START Raw data

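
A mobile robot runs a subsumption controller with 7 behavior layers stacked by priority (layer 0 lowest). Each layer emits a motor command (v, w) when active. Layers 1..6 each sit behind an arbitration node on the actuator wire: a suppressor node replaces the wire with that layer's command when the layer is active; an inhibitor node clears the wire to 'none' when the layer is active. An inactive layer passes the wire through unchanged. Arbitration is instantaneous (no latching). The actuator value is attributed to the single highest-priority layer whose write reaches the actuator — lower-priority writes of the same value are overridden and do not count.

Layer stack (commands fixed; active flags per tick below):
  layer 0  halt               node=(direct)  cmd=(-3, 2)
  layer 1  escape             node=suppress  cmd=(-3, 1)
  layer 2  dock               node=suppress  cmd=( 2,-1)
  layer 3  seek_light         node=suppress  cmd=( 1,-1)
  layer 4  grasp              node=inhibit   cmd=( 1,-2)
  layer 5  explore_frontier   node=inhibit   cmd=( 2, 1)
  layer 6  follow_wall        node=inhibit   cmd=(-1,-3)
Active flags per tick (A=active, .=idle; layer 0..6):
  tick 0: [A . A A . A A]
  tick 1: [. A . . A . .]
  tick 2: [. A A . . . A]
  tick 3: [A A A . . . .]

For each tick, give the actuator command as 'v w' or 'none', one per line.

none
none
none
2 -1

tick 0:
  layer 0 (halt) active — direct: (-3, 2)
  layer 1 (escape) idle — unchanged: (-3, 2)
  layer 2 (dock) active — suppresses: (2, -1)
  layer 3 (seek_light) active — suppresses: (1, -1)
  layer 4 (grasp) idle — unchanged: (1, -1)
  layer 5 (explore_frontier) active — inhibits: none
  layer 6 (follow_wall) active — inhibits: none
  → actuator none
tick 1:
  layer 0 (halt) idle — none
  layer 1 (escape) active — suppresses: (-3, 1)
  layer 2 (dock) idle — unchanged: (-3, 1)
  layer 3 (seek_light) idle — unchanged: (-3, 1)
  layer 4 (grasp) active — inhibits: none
  layer 5 (explore_frontier) idle — unchanged: none
  layer 6 (follow_wall) idle — unchanged: none
  → actuator none
tick 2:
  layer 0 (halt) idle — none
  layer 1 (escape) active — suppresses: (-3, 1)
  layer 2 (dock) active — suppresses: (2, -1)
  layer 3 (seek_light) idle — unchanged: (2, -1)
  layer 4 (grasp) idle — unchanged: (2, -1)
  layer 5 (explore_frontier) idle — unchanged: (2, -1)
  layer 6 (follow_wall) active — inhibits: none
  → actuator none
tick 3:
  layer 0 (halt) active — direct: (-3, 2)
  layer 1 (escape) active — suppresses: (-3, 1)
  layer 2 (dock) active — suppresses: (2, -1)
  layer 3 (seek_light) idle — unchanged: (2, -1)
  layer 4 (grasp) idle — unchanged: (2, -1)
  layer 5 (explore_frontier) idle — unchanged: (2, -1)
  layer 6 (follow_wall) idle — unchanged: (2, -1)
  → actuator (2, -1)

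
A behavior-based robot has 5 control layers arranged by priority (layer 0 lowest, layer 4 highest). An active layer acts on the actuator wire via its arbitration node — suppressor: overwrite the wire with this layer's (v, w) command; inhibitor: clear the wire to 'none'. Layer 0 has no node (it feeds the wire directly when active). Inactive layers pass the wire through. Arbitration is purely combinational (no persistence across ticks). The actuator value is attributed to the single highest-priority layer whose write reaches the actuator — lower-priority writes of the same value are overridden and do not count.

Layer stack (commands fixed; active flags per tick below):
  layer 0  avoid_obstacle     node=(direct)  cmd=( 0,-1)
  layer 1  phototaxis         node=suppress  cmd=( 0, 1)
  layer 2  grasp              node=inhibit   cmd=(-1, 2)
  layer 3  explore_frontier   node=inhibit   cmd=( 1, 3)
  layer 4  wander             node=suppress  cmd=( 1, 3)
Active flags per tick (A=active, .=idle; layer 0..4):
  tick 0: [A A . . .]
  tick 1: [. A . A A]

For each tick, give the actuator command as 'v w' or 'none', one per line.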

END Raw data

● What you will do: Reproduce all data above, unchanged.

● Answer below:
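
A mobile robot runs a subsumption controller with 7 behavior layers stacked by priority (layer 0 lowest). Each layer emits a motor command (v, w) when active. Layers 1..6 each sit behind an arbitration node on the actuator wire: a suppressor node replaces the wire with that layer's command when the layer is active; an inhibitor node clears the wire to 'none' when the layer is active. An inactive layer passes the wire through unchanged. Arbitration is instantaneous (no latching). The actuator value is attributed to the single highest-priority layer whose write reaches the actuator — lower-priority writes of the same value are overridden and do not count.

Layer stack (commands fixed; active flags per tick below):
  layer 0  halt               node=(direct)  cmd=(-3, 2)
  layer 1  escape             node=suppress  cmd=(-3, 1)
  layer 2  dock               node=suppress  cmd=( 2,-1)
  layer 3  seek_light         node=suppress  cmd=( 1,-1)
  layer 4  grasp              node=inhibit   cmd=( 1,-2)
  layer 5  explore_frontier   node=inhibit   cmd=( 2, 1)
  layer 6  follow_wall        node=inhibit   cmd=(-1,-3)
Active flags per tick (A=active, .=idle; layer 0..6):
  tick 0: [A . A A . A A]
  tick 1: [. A . . A . .]
  tick 2: [. A A . . . A]
  tick 3: [A A A . . . .]

For each tick, give the actuator command as 'v w' or 'none', one per line.

none
none
none
2 -1

tick 0:
  layer 0 (halt) active — direct: (-3, 2)
  layer 1 (escape) idle — unchanged: (-3, 2)
  layer 2 (dock) active — suppresses: (2, -1)
  layer 3 (seek_light) active — suppresses: (1, -1)
  layer 4 (grasp) idle — unchanged: (1, -1)
  layer 5 (explore_frontier) active — inhibits: none
  layer 6 (follow_wall) active — inhibits: none
  → actuator none
tick 1:
  layer 0 (halt) idle — none
  layer 1 (escape) active — suppresses: (-3, 1)
  layer 2 (dock) idle — unchanged: (-3, 1)
  layer 3 (seek_light) idle — unchanged: (-3, 1)
  layer 4 (grasp) active — inhibits: none
  layer 5 (explore_frontier) idle — unchanged: none
  layer 6 (follow_wall) idle — unchanged: none
  → actuator none
tick 2:
  layer 0 (halt) idle — none
  layer 1 (escape) active — suppresses: (-3, 1)
  layer 2 (dock) active — suppresses: (2, -1)
  layer 3 (seek_light) idle — unchanged: (2, -1)
  layer 4 (grasp) idle — unchanged: (2, -1)
  layer 5 (explore_frontier) idle — unchanged: (2, -1)
  layer 6 (follow_wall) active — inhibits: none
  → actuator none
tick 3:
  layer 0 (halt) active — direct: (-3, 2)
  layer 1 (escape) active — suppresses: (-3, 1)
  layer 2 (dock) active — suppresses: (2, -1)
  layer 3 (seek_light) idle — unchanged: (2, -1)
  layer 4 (grasp) idle — unchanged: (2, -1)
  layer 5 (explore_frontier) idle — unchanged: (2, -1)
  layer 6 (follow_wall) idle — unchanged: (2, -1)
  → actuator (2, -1)

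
A behavior-based robot has 5 control layers arranged by priority (layer 0 lowest, layer 4 highest). An active layer acts on the actuator wire via its arbitration node — suppressor: overwrite the wire with this layer's (v, w) command; inhibitor: clear the wire to 'none'. Layer 0 has no node (it feeds the wire directly when active). Inactive layers pass the wire through. Arbitration is purely combinational (no persistence across ticks). The actuator value is attributed to the single highest-priority layer whose write reaches the actuator — lower-priority writes of the same value are overridden and do not count.

Layer stack (commands fixed; active flags per tick below):
  layer 0  avoid_obstacle     node=(direct)  cmd=( 0,-1)
  layer 1  phototaxis         node=suppress  cmd=( 0, 1)
  layer 2  grasp              node=inhibit   cmd=(-1, 2)
  layer 3  explore_frontier   node=inhibit   cmd=( 1, 3)
  layer 4  wander             node=suppress  cmd=( 1, 3)
Active flags per tick (A=active, .=idle; layer 0..4):
  tick 0: [A A . . .]
  tick 1: [. A . A A]

For each tick, give the actuator command as 'v w' or 'none', one per line.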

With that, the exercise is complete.